• [Exercise aim]
Say how many lines of the entries below include "processes", giving nothing but that number.

■ ■ ■ ■

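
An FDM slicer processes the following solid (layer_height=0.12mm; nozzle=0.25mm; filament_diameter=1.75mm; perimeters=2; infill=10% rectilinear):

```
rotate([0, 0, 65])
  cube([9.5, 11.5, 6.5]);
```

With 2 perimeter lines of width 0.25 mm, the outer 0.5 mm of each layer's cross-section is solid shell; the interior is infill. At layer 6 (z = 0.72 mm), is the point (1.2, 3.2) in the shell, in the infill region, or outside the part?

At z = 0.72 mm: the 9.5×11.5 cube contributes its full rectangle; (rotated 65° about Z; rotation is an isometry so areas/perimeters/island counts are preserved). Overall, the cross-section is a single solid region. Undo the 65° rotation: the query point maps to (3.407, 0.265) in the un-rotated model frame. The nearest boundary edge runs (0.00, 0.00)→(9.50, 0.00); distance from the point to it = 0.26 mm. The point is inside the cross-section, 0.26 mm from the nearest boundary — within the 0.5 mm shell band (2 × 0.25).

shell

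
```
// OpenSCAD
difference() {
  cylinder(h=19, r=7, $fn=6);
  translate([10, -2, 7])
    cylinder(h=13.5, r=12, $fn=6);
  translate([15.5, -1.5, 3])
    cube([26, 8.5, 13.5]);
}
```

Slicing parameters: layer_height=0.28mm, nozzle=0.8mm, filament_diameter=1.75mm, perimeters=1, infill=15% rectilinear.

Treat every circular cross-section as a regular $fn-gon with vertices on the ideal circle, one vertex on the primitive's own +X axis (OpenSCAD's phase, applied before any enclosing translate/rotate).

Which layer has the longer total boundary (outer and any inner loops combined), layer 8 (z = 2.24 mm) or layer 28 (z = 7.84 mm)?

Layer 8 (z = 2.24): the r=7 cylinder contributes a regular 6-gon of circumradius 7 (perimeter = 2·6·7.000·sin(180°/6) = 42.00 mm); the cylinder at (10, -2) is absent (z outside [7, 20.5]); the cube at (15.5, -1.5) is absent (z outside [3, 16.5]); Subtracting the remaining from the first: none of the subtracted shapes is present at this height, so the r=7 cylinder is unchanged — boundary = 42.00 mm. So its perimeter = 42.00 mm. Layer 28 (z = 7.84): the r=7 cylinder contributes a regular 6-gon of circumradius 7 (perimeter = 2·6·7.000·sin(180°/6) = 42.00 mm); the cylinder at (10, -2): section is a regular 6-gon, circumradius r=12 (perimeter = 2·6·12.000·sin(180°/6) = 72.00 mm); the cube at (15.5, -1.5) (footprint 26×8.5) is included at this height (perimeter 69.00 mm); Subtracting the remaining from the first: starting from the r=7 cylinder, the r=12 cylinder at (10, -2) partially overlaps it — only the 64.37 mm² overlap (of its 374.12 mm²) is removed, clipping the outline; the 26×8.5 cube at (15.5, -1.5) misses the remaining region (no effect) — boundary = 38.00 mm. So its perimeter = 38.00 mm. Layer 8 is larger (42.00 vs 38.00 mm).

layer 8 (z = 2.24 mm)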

■ ■ ■ ■

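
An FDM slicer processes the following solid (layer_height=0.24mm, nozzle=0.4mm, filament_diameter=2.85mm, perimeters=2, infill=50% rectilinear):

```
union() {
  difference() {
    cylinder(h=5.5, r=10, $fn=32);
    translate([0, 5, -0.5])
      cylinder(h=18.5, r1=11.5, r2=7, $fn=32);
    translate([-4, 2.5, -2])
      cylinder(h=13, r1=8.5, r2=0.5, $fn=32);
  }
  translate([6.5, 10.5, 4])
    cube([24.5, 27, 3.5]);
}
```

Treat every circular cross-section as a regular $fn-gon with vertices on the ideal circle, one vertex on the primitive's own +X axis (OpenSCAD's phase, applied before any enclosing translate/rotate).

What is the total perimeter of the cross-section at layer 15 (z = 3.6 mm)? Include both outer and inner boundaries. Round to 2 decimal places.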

■ ■ ■ ■

• [Task result]
2